Exercise requirements: Every line of the entries below from the one containing "Let the action" to the one containing "Q := a.0 + a.0", both ends included, must be written out exactly. No other line belongs in the answer.

[[ Input material open ]]

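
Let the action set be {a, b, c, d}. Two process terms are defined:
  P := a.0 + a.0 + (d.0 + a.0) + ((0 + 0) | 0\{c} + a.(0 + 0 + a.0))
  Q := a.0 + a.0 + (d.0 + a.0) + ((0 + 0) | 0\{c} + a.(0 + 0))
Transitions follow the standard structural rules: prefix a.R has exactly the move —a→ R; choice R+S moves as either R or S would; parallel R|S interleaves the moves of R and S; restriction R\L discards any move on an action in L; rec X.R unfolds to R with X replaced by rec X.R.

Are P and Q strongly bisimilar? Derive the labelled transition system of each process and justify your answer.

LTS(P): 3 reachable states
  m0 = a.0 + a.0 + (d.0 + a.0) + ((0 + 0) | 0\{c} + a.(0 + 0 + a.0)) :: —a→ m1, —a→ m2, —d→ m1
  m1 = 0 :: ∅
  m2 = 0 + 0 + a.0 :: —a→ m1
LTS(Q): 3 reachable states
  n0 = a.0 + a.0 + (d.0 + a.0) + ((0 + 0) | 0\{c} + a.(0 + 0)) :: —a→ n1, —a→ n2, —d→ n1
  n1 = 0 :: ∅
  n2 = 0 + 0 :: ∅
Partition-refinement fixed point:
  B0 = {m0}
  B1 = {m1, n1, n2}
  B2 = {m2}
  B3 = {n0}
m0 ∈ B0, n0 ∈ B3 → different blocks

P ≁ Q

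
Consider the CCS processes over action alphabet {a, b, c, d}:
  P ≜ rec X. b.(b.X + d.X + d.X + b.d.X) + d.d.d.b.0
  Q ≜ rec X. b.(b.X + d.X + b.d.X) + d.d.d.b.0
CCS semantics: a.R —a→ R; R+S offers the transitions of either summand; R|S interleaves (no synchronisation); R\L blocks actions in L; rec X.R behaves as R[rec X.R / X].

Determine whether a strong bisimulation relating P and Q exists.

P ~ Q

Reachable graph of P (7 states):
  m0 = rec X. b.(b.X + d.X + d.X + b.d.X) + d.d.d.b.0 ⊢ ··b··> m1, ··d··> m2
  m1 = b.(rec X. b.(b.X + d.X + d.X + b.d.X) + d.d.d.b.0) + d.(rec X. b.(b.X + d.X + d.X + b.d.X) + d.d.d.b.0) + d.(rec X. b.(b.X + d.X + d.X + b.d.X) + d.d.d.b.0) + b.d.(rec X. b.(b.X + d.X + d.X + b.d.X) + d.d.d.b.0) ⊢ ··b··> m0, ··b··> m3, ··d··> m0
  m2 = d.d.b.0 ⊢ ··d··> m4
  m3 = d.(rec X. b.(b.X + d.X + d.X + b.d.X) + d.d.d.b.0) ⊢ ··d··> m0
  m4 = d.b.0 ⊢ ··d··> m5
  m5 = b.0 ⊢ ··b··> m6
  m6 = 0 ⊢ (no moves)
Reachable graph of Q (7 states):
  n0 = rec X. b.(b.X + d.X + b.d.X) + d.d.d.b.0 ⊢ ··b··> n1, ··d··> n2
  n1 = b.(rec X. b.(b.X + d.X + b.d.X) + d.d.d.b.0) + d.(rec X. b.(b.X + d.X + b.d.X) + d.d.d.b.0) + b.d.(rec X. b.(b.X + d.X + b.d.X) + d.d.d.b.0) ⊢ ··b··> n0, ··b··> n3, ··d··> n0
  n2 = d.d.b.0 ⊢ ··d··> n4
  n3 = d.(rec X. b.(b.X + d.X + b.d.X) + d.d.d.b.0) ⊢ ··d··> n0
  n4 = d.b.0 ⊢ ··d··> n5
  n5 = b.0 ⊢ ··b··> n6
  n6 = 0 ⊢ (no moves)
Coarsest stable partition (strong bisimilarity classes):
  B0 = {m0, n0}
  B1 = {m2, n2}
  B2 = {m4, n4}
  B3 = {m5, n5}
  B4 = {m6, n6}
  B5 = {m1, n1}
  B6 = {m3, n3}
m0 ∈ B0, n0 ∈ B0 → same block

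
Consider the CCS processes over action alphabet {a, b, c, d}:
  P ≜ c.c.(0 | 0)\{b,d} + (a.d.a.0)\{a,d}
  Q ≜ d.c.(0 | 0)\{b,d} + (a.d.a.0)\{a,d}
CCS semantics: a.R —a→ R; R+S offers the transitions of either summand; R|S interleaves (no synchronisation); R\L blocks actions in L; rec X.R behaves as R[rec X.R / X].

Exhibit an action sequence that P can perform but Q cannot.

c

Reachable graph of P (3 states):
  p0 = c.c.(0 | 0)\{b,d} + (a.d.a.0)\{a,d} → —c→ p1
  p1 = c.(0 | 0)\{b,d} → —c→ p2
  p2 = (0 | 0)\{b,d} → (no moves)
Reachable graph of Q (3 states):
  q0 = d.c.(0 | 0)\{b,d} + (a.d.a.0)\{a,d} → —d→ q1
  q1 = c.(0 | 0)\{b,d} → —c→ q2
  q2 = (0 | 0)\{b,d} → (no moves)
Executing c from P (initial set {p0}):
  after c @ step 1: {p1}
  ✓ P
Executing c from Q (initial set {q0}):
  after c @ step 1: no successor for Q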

[[ Input material closed ]]
[[ Input material open ]]

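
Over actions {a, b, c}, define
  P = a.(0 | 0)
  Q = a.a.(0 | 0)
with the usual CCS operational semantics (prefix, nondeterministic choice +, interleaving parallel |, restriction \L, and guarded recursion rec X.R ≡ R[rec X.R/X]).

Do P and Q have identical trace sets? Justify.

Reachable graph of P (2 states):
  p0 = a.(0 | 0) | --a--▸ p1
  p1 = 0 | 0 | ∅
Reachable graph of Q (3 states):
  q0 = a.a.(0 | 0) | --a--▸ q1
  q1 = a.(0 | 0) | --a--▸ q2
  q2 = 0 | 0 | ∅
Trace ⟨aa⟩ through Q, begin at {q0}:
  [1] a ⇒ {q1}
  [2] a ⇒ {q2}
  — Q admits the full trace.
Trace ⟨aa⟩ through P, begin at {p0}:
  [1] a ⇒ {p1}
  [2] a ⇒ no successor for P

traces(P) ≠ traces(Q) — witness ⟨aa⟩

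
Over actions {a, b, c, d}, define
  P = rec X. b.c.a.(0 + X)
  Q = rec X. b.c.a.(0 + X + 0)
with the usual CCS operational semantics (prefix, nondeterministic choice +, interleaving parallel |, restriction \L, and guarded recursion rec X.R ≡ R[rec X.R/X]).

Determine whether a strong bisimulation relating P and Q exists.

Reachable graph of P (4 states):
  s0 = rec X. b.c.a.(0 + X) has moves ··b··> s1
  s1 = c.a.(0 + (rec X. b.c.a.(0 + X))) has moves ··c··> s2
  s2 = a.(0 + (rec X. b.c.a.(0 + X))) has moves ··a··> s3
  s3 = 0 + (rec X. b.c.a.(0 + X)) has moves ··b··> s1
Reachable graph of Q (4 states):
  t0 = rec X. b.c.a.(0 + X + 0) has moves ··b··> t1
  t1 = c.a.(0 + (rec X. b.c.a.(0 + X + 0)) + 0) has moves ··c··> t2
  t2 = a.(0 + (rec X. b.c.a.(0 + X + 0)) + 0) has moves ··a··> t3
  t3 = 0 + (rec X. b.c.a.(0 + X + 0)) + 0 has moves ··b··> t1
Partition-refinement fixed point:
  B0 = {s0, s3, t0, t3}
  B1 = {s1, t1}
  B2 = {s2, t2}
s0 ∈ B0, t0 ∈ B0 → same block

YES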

[[ Input material closed ]]

Written answer:
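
Let the action set be {a, b, c, d}. Two process terms are defined:
  P := a.0 + a.0 + (d.0 + a.0) + ((0 + 0) | 0\{c} + a.(0 + 0 + a.0))
  Q := a.0 + a.0 + (d.0 + a.0) + ((0 + 0) | 0\{c} + a.(0 + 0))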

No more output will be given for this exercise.